### PROBLEM STATEMENT
In the records below, find each line holding the word "around" and copy it.

### Collected data

=== Begin Enclosure ===

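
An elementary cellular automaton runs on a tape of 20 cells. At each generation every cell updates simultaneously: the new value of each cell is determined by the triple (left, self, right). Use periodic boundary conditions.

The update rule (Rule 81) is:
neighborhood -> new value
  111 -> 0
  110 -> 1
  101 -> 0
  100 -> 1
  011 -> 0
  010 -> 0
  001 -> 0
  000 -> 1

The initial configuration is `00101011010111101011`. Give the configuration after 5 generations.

00011000001100011000

generation 1: 10000001000000100001
generation 2: 11111100111110011100
generation 3: 00000110000011000110
generation 4: 11110011111001110011
generation 5: 00011000001100011000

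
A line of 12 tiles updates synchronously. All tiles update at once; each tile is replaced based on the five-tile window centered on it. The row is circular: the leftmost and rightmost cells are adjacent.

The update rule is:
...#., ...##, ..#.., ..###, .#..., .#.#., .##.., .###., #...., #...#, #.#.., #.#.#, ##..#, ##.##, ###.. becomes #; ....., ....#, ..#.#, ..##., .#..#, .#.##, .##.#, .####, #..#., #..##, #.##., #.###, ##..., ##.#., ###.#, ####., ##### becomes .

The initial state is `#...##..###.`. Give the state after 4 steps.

####.##.##..
#...#..#.##.
#####.......
#...#.#....#

#...#.#....#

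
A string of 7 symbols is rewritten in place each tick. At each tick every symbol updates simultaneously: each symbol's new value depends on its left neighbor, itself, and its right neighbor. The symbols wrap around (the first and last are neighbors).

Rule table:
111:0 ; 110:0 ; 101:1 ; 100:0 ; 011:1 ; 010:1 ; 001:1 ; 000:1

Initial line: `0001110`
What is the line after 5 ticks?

tick 1: 1111000
tick 2: 1000011
tick 3: 0011110
tick 4: 1110000
tick 5: 1000111

1000111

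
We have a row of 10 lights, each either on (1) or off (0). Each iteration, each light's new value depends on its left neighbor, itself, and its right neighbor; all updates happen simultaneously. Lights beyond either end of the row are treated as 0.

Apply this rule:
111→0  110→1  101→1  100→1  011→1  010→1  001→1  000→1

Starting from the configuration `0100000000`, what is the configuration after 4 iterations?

1000000001

iteration 1: 1111111111
iteration 2: 1000000001
iteration 3: 1111111111  (repeats iteration 1; period 2)
iteration 4: 1000000001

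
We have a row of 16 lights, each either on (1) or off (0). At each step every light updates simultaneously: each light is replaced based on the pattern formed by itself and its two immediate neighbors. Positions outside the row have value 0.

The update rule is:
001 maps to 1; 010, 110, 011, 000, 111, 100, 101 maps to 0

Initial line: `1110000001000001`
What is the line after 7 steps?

0010000010000000

step 1: 0000000010000010
step 2: 0000000100000100
step 3: 0000001000001000
step 4: 0000010000010000
step 5: 0000100000100000
step 6: 0001000001000000
step 7: 0010000010000000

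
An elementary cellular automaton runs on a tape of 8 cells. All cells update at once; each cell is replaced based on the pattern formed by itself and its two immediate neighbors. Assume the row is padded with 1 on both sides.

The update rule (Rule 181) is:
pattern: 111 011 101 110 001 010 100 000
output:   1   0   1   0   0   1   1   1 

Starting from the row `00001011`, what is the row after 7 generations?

11111010

11101101
11010010
10111011
01010101
11111110
11111101
11111010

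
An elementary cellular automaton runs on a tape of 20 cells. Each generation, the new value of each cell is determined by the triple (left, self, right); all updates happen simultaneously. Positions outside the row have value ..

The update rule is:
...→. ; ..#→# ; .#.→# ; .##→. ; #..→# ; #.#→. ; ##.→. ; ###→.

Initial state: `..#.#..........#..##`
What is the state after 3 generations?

.##.##........####..
#.....#......#....#.
##...###....###..###

##...###....###..###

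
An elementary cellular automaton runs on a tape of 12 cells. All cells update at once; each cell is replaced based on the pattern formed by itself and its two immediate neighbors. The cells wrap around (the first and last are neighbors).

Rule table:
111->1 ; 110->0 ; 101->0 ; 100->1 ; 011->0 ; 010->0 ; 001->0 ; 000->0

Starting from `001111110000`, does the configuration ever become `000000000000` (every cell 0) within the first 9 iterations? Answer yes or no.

no

iteration 1: 000111101000
iteration 2: 000011000100
iteration 3: 000000100010
iteration 4: 000000010001
iteration 5: 100000001000
iteration 6: 010000000100
iteration 7: 001000000010
iteration 8: 000100000001
iteration 9: 100010000000
iteration 9 is 100010000000, still not uniform 0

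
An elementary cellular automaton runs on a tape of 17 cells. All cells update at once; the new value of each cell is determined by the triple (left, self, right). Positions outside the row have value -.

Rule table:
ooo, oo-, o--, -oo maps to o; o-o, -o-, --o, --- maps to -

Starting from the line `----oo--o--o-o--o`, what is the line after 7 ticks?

----ooooooooo--o-

tick 1: ----ooo--o----o--
tick 2: ----oooo--o----o-
tick 3: ----ooooo--o----o
tick 4: ----oooooo--o----
tick 5: ----ooooooo--o---
tick 6: ----oooooooo--o--
tick 7: ----ooooooooo--o-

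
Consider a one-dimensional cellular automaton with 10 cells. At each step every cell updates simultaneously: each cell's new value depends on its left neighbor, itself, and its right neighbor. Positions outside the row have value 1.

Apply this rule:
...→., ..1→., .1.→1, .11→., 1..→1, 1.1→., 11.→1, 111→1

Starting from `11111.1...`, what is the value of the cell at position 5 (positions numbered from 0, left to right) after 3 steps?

11111.11..
11111..11.
111111..1.
position 5 holds 1

1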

=== End Enclosure ===

### EXERCISE ANSWER
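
A string of 7 symbols is rewritten in place each tick. At each tick every symbol updates simultaneously: each symbol's new value depends on its left neighbor, itself, and its right neighbor. The symbols wrap around (the first and last are neighbors).
An elementary cellular automaton runs on a tape of 12 cells. All cells update at once; each cell is replaced based on the pattern formed by itself and its two immediate neighbors. The cells wrap around (the first and last are neighbors).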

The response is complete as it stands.